- _TASK GOAL_
Please give back each line of the listing, unchanged in every word.

- _SOURCE DATA_
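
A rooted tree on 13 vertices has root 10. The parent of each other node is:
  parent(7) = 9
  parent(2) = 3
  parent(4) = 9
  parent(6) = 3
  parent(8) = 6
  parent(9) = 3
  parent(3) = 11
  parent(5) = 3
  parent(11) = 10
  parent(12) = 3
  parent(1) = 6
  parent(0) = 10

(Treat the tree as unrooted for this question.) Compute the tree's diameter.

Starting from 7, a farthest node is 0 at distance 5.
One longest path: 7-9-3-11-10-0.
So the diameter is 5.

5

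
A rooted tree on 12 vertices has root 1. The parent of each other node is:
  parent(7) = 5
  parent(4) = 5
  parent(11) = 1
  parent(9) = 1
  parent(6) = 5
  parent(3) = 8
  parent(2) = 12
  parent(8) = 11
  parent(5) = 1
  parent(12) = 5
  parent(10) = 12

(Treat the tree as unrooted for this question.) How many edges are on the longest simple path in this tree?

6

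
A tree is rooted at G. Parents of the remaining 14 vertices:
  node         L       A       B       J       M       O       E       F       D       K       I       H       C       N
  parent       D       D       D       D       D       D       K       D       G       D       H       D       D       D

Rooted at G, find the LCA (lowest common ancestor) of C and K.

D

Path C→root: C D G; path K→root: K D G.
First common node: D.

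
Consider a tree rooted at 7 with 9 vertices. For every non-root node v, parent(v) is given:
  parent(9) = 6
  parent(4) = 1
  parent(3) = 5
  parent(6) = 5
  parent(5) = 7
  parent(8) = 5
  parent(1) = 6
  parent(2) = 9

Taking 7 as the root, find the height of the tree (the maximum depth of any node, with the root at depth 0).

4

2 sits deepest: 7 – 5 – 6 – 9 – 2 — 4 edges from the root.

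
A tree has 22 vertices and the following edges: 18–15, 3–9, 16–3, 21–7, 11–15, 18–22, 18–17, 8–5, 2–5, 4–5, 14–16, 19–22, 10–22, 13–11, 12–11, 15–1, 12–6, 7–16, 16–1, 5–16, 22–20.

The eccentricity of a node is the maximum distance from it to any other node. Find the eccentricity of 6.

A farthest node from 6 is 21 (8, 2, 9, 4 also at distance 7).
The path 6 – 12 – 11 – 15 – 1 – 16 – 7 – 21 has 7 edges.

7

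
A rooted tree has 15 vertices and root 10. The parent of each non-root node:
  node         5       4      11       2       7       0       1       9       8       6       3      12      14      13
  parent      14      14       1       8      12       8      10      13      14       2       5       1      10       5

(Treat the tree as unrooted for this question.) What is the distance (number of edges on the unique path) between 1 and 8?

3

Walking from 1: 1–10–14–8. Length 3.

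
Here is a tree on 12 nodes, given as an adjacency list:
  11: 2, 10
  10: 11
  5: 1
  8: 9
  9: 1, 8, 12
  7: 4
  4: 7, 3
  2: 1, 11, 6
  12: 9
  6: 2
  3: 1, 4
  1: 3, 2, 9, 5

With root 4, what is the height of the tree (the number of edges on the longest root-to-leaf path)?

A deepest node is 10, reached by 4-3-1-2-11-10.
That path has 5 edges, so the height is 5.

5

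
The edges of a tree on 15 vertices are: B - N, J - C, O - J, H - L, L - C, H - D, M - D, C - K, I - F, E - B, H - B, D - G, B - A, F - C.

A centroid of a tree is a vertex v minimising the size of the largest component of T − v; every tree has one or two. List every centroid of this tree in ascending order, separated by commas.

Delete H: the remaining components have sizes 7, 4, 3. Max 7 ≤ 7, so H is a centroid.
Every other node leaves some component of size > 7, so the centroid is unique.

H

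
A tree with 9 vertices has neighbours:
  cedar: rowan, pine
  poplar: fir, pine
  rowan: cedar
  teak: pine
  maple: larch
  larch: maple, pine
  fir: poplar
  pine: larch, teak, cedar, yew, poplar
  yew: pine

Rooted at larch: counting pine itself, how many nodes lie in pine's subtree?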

- _SOLUTION_
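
A rooted tree on 13 vertices has root 10. The parent of each other node is:
  parent(7) = 9
  parent(2) = 3
  parent(4) = 9
  parent(6) = 3
  parent(8) = 6
  parent(9) = 3
  parent(3) = 11
  parent(5) = 3
  parent(11) = 10
  parent(12) = 3
  parent(1) = 6
  parent(0) = 10

(Treat the tree as unrooted for this question.) Compute the tree's diameter.

Starting from 7, a farthest node is 0 at distance 5.
One longest path: 7-9-3-11-10-0.
So the diameter is 5.

5

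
A rooted tree on 12 vertices has root 1. The parent of each other node is:
  parent(7) = 5
  parent(4) = 5
  parent(11) = 1
  parent(9) = 1
  parent(6) = 5
  parent(3) = 8
  parent(2) = 12
  parent(8) = 11
  parent(5) = 1
  parent(12) = 5
  parent(10) = 12

(Treat the tree as unrooted for this question.) How many edges are on the longest simple path in this tree?

6

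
A tree is rooted at G. Parents of the remaining 14 vertices:
  node         L       A       B       J       M       O       E       F       D       K       I       H       C       N
  parent       D       D       D       D       D       D       K       D       G       D       H       D       D       D

Rooted at G, find the LCA (lowest common ancestor) of C and K.

D

Path C→root: C D G; path K→root: K D G.
First common node: D.

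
Consider a tree rooted at 7 with 9 vertices. For every non-root node v, parent(v) is given:
  parent(9) = 6
  parent(4) = 1
  parent(3) = 5
  parent(6) = 5
  parent(5) = 7
  parent(8) = 5
  parent(1) = 6
  parent(2) = 9

Taking 7 as the root, find the height of the tree (the maximum depth of any node, with the root at depth 0).

4

2 sits deepest: 7 – 5 – 6 – 9 – 2 — 4 edges from the root.

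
A tree has 22 vertices and the following edges: 18–15, 3–9, 16–3, 21–7, 11–15, 18–22, 18–17, 8–5, 2–5, 4–5, 14–16, 19–22, 10–22, 13–11, 12–11, 15–1, 12–6, 7–16, 16–1, 5–16, 22–20.

The eccentricity of a node is the maximum distance from it to any other node. Find the eccentricity of 6.

A farthest node from 6 is 21 (8, 2, 9, 4 also at distance 7).
The path 6 – 12 – 11 – 15 – 1 – 16 – 7 – 21 has 7 edges.

7

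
A rooted tree has 15 vertices and root 10. The parent of each non-root node:
  node         5       4      11       2       7       0       1       9       8       6       3      12      14      13
  parent      14      14       1       8      12       8      10      13      14       2       5       1      10       5

(Treat the tree as unrooted for this question.) What is the distance (number of edges on the unique path) between 1 and 8?

3

Walking from 1: 1–10–14–8. Length 3.

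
Here is a tree on 12 nodes, given as an adjacency list:
  11: 2, 10
  10: 11
  5: 1
  8: 9
  9: 1, 8, 12
  7: 4
  4: 7, 3
  2: 1, 11, 6
  12: 9
  6: 2
  3: 1, 4
  1: 3, 2, 9, 5

With root 4, what is the height of the tree (the number of edges on the longest root-to-leaf path)?

A deepest node is 10, reached by 4-3-1-2-11-10.
That path has 5 edges, so the height is 5.

5

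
The edges of a tree on 15 vertices are: B - N, J - C, O - J, H - L, L - C, H - D, M - D, C - K, I - F, E - B, H - B, D - G, B - A, F - C.

A centroid of a tree is a vertex v minimising the size of the largest component of T − v; every tree has one or two. List every centroid of this tree in ascending order, separated by commas.

Delete H: the remaining components have sizes 7, 4, 3. Max 7 ≤ 7, so H is a centroid.
Every other node leaves some component of size > 7, so the centroid is unique.

H

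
A tree with 9 vertices has neighbours:
  cedar: rowan, pine
  poplar: fir, pine
  rowan: cedar
  teak: pine
  maple: larch
  larch: maple, pine
  fir: poplar
  pine: larch, teak, cedar, yew, poplar
  yew: pine

Rooted at larch: counting pine itself, how many nodes lie in pine's subtree?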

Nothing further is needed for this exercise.